» PROMPT: In the listing that follows, count every line with the word "recovers" in it and write only the total.

────────────────────────────────────────

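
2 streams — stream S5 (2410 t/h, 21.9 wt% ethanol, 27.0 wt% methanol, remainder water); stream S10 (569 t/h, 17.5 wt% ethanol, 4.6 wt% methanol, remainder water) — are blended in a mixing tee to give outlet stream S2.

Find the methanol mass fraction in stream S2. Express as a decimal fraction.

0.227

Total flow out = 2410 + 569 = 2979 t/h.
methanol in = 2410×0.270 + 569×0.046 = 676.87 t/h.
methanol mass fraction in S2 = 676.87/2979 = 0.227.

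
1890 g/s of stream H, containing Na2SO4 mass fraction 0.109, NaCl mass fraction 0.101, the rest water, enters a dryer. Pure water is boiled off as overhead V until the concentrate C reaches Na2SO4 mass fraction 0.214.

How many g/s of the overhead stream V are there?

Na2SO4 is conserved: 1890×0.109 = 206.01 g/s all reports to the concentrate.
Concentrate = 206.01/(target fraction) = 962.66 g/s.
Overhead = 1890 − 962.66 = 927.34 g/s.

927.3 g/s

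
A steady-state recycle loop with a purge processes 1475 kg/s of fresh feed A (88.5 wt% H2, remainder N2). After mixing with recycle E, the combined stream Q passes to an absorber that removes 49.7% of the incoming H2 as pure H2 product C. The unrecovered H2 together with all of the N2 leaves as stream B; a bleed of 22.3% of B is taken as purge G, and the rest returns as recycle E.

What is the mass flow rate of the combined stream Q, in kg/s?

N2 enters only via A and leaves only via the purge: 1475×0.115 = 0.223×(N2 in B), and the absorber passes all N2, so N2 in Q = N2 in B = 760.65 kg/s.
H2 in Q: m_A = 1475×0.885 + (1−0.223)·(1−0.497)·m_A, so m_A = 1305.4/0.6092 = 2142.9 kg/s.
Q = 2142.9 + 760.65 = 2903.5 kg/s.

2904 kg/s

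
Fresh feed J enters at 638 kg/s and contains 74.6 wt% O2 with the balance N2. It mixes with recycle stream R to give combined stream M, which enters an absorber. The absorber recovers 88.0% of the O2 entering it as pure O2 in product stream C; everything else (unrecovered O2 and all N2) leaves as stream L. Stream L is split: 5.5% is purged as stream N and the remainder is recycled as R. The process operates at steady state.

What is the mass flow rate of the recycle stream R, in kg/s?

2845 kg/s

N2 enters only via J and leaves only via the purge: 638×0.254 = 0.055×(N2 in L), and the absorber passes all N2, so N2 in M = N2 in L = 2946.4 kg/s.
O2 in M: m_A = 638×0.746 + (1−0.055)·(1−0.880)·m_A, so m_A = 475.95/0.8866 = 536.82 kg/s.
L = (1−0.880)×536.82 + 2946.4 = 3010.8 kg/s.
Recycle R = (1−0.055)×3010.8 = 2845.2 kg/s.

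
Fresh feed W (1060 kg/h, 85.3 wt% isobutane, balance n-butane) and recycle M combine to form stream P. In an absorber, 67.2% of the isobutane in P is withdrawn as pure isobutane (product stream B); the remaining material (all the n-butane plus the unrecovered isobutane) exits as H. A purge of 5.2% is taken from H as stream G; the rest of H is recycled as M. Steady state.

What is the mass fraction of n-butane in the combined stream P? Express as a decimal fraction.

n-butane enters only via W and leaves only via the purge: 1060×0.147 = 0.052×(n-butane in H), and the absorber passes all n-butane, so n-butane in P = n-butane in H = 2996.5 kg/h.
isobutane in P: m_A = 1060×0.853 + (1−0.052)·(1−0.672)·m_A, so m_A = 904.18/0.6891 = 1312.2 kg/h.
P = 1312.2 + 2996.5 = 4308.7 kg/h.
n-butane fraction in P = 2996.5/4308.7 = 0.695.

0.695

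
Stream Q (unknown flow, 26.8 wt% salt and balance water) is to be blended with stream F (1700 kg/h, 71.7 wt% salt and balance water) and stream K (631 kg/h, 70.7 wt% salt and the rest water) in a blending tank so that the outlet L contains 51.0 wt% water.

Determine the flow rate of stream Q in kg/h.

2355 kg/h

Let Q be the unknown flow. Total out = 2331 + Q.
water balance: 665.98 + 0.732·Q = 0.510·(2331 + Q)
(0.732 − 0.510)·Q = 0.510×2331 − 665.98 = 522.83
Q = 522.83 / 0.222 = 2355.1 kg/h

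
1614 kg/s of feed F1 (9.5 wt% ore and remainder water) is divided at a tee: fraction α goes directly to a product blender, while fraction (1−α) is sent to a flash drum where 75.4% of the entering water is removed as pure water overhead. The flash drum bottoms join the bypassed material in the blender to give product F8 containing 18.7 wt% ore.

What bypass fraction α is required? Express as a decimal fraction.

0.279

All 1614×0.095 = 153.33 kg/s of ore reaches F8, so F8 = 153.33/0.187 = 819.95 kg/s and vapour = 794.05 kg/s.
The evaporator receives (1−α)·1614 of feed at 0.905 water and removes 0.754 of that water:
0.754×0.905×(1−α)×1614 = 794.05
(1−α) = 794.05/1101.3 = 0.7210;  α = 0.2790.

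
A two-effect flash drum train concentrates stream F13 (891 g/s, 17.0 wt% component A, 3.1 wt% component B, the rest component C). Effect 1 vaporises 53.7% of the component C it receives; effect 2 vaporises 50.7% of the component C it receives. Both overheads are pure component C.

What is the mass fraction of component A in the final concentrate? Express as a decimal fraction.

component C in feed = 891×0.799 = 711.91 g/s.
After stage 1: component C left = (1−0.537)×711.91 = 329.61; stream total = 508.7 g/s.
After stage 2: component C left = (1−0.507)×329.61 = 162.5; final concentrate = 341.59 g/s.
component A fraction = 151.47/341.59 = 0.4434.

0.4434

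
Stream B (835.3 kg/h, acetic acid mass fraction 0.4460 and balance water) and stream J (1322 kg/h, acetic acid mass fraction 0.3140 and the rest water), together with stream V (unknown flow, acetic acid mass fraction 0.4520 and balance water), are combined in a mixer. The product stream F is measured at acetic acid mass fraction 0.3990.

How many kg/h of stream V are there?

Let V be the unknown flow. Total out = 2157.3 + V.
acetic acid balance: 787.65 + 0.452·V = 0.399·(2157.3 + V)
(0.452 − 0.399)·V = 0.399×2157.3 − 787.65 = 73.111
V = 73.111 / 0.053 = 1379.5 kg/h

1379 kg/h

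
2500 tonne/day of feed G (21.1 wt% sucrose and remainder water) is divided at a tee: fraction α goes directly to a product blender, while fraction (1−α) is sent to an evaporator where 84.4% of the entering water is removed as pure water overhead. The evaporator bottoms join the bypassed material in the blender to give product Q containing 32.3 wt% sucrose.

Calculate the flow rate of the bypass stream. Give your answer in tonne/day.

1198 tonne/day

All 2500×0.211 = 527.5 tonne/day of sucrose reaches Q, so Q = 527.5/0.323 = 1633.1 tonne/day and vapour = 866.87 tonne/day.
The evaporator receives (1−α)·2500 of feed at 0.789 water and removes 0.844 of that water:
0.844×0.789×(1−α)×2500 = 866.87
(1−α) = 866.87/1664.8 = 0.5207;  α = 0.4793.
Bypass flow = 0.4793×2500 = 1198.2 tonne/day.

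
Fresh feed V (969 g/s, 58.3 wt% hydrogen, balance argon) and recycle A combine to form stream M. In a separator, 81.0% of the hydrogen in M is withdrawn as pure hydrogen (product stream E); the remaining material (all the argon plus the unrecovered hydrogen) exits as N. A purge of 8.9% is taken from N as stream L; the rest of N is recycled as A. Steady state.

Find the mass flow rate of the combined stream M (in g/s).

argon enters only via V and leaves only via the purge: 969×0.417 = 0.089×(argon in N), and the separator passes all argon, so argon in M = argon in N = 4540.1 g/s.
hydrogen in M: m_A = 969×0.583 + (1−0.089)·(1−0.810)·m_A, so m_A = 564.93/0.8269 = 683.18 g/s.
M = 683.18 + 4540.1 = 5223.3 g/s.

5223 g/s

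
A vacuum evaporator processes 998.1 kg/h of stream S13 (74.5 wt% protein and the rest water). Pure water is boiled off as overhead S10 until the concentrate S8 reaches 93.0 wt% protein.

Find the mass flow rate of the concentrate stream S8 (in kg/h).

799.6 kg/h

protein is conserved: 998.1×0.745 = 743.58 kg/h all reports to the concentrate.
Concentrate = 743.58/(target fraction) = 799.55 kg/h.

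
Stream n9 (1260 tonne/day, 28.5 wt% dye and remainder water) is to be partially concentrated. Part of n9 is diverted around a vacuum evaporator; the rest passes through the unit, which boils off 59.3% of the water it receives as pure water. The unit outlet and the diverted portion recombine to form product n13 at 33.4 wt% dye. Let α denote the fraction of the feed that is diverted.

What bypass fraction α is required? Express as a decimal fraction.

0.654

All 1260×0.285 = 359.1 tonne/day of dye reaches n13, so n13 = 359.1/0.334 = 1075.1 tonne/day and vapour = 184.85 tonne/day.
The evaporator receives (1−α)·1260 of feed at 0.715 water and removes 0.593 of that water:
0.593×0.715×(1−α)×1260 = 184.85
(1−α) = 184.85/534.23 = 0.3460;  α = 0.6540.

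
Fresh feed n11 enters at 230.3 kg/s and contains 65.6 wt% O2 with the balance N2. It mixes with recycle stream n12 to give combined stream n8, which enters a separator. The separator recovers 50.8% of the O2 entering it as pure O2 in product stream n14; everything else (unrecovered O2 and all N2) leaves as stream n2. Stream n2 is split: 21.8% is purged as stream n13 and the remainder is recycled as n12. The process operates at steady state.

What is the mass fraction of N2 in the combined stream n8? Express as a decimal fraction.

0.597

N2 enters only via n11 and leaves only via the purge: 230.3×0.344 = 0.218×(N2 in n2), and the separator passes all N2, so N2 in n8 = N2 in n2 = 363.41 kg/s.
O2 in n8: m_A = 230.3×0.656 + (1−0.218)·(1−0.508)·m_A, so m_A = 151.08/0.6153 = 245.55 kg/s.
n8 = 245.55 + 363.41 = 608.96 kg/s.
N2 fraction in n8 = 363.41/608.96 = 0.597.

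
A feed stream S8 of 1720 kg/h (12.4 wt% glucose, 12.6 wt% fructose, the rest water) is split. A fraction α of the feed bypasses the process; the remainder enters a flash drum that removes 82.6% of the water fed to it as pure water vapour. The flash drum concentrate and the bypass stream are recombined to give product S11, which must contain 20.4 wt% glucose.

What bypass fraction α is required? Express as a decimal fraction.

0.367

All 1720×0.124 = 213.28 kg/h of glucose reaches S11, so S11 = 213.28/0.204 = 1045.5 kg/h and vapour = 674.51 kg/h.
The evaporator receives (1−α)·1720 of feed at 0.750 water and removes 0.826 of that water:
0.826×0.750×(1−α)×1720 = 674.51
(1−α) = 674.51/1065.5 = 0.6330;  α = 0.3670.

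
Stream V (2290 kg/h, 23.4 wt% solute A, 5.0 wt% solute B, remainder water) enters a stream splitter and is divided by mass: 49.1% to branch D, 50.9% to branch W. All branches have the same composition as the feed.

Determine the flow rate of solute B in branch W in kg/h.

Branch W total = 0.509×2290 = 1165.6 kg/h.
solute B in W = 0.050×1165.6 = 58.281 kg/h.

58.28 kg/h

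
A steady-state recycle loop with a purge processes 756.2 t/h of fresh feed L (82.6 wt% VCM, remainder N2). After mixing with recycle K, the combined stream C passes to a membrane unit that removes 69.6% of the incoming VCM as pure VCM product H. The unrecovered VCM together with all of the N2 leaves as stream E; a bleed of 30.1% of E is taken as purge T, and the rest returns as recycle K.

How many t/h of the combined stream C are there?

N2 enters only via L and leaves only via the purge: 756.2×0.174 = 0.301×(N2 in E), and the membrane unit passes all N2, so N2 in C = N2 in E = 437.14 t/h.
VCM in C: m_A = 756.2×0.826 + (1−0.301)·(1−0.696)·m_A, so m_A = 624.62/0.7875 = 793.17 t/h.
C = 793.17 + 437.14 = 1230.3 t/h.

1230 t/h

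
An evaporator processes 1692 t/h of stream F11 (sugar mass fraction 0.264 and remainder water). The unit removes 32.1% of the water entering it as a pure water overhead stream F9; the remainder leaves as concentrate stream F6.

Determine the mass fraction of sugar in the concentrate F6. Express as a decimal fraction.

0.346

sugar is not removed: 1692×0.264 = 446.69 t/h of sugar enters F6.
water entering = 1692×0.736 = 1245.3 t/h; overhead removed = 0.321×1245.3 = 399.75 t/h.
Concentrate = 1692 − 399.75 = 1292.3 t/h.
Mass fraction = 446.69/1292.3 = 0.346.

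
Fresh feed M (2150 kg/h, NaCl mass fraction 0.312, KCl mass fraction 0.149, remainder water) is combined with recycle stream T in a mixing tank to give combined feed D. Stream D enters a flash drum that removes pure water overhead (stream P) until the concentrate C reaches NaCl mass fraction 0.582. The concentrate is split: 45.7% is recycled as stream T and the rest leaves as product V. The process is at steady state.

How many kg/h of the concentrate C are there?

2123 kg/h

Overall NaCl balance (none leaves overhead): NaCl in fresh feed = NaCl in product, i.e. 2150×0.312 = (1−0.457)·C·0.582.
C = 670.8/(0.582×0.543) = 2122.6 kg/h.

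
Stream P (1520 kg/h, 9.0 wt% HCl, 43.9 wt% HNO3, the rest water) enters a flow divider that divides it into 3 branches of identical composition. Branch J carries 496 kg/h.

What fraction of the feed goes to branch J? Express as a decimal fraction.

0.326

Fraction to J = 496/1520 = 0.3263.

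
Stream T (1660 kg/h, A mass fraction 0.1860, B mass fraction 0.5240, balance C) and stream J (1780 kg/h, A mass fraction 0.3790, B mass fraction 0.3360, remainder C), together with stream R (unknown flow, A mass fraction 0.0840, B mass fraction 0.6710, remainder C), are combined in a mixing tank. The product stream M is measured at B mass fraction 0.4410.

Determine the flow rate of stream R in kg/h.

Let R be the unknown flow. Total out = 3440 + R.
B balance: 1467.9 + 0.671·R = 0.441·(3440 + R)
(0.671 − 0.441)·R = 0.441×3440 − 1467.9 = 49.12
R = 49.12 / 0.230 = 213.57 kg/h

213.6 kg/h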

────────────────────────────────────────

» RESPONSE TO THIS TASK: 2